● The problem
Tally the lines below that contain "system" and reply with only the tally.

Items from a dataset

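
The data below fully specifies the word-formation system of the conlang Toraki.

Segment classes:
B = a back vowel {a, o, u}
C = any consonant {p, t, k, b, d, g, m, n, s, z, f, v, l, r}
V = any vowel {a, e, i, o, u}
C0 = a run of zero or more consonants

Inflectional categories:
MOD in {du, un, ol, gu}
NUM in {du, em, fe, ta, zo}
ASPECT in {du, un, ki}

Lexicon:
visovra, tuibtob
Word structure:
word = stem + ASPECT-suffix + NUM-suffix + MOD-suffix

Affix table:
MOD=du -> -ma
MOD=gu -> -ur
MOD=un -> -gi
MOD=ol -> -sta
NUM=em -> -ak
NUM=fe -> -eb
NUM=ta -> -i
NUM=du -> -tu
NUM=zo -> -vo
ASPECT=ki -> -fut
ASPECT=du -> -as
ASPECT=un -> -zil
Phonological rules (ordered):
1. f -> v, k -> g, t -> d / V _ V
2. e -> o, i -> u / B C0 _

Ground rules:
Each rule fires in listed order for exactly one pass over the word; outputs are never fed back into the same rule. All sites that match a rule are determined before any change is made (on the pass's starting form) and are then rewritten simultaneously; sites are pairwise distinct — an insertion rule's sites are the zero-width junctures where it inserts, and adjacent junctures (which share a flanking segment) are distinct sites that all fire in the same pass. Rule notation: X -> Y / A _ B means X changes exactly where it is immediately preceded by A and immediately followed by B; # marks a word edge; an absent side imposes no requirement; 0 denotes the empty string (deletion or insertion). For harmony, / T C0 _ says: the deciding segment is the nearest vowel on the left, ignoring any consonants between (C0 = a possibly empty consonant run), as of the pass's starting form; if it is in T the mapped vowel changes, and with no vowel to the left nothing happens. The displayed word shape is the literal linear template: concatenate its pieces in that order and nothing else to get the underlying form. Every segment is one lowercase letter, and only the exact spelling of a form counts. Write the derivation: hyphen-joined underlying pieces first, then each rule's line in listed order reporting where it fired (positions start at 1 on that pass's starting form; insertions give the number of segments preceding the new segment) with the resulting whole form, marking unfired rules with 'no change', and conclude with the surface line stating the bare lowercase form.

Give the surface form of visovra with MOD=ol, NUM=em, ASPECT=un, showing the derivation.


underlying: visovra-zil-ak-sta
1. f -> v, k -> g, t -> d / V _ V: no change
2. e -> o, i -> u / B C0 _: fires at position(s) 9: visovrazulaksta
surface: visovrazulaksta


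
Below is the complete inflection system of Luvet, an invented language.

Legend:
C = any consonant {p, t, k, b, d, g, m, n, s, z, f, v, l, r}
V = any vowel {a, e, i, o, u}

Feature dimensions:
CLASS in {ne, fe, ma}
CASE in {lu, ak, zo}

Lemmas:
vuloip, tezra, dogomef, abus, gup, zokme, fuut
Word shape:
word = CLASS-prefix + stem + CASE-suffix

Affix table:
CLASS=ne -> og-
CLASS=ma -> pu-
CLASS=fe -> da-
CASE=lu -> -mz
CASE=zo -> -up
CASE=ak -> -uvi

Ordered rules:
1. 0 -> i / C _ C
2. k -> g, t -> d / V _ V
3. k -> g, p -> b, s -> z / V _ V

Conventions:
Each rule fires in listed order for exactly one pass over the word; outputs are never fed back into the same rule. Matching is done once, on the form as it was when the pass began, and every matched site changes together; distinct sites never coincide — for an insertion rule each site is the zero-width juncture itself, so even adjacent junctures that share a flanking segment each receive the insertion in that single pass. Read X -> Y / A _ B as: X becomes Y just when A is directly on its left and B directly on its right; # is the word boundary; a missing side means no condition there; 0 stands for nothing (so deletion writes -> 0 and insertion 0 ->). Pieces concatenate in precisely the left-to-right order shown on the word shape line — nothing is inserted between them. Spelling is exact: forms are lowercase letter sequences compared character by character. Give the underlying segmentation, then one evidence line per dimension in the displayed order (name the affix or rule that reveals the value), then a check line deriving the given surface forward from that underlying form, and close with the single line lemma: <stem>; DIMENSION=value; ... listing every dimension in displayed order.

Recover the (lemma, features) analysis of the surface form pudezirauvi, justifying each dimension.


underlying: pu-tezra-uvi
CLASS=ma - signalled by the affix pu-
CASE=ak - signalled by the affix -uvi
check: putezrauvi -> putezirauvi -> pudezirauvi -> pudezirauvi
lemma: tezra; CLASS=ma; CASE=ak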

● Output
2